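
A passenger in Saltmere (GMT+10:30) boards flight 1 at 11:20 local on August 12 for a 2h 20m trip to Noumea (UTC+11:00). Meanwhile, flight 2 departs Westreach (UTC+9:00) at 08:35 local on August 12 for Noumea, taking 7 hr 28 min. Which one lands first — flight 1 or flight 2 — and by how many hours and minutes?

Flight 1 in UTC: 11:20 − 10:30 = 00:50 on Aug 12.
+2 hours 20 minutes → arrive 03:10 UTC on Aug 12.
Flight 2 in UTC: 08:35 − 9:00 = 23:35 on Aug 11.
+7 hours and 28 minutes → arrive 07:03 UTC on Aug 12.
Flight 1 lands earlier by 3 hours 53 minutes.

the first, by 3 hours 53 minutes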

_Exercise aim_.
Without changing anything, repeat every record above.

_Response to this task_.
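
A passenger in Saltmere (GMT+10:30) boards flight 1 at 11:20 local on August 12 for a 2h 20m trip to Noumea (UTC+11:00). Meanwhile, flight 2 departs Westreach (UTC+9:00) at 08:35 local on August 12 for Noumea, taking 7 hr 28 min. Which one lands first — flight 1 or flight 2 — and by how many hours and minutes?

Flight 1 in UTC: 11:20 − 10:30 = 00:50 on Aug 12.
+2 hours 20 minutes → arrive 03:10 UTC on Aug 12.
Flight 2 in UTC: 08:35 − 9:00 = 23:35 on Aug 11.
+7 hours and 28 minutes → arrive 07:03 UTC on Aug 12.
Flight 1 lands earlier by 3 hours 53 minutes.

the first, by 3 hours 53 minutes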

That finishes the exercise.